[TASK] Output all records verbatim.

━━━━━ DATA RECORDS

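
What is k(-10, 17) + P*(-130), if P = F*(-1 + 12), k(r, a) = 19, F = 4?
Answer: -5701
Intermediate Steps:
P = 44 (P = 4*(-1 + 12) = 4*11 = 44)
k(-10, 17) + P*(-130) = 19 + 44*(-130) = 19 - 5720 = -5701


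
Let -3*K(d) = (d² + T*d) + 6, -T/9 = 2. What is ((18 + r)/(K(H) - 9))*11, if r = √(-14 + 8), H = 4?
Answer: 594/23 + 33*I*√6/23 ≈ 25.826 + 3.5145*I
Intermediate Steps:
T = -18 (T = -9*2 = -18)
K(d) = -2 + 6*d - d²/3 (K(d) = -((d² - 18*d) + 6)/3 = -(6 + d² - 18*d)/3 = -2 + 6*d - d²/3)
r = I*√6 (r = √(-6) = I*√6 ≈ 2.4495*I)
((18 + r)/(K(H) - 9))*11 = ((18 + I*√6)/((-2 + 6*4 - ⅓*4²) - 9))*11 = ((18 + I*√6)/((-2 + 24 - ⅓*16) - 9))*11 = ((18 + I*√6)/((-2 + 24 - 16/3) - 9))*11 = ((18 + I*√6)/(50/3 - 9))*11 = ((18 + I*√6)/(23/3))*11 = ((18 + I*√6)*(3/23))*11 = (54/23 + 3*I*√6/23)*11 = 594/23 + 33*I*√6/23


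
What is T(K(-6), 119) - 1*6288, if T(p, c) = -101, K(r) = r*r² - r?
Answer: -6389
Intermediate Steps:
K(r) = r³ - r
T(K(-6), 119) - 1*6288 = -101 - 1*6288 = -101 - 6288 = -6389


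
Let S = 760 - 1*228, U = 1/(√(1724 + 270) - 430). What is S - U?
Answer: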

━━━━━━━━━━

[TASK OUTPUT]
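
What is k(-10, 17) + P*(-130), if P = F*(-1 + 12), k(r, a) = 19, F = 4?
Answer: -5701
Intermediate Steps:
P = 44 (P = 4*(-1 + 12) = 4*11 = 44)
k(-10, 17) + P*(-130) = 19 + 44*(-130) = 19 - 5720 = -5701


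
Let -3*K(d) = (d² + T*d) + 6, -T/9 = 2. What is ((18 + r)/(K(H) - 9))*11, if r = √(-14 + 8), H = 4?
Answer: 594/23 + 33*I*√6/23 ≈ 25.826 + 3.5145*I
Intermediate Steps:
T = -18 (T = -9*2 = -18)
K(d) = -2 + 6*d - d²/3 (K(d) = -((d² - 18*d) + 6)/3 = -(6 + d² - 18*d)/3 = -2 + 6*d - d²/3)
r = I*√6 (r = √(-6) = I*√6 ≈ 2.4495*I)
((18 + r)/(K(H) - 9))*11 = ((18 + I*√6)/((-2 + 6*4 - ⅓*4²) - 9))*11 = ((18 + I*√6)/((-2 + 24 - ⅓*16) - 9))*11 = ((18 + I*√6)/((-2 + 24 - 16/3) - 9))*11 = ((18 + I*√6)/(50/3 - 9))*11 = ((18 + I*√6)/(23/3))*11 = ((18 + I*√6)*(3/23))*11 = (54/23 + 3*I*√6/23)*11 = 594/23 + 33*I*√6/23


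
What is T(K(-6), 119) - 1*6288, if T(p, c) = -101, K(r) = r*r² - r?
Answer: -6389
Intermediate Steps:
K(r) = r³ - r
T(K(-6), 119) - 1*6288 = -101 - 1*6288 = -101 - 6288 = -6389


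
Let S = 760 - 1*228, U = 1/(√(1724 + 270) - 430). What is S - U?
Answer: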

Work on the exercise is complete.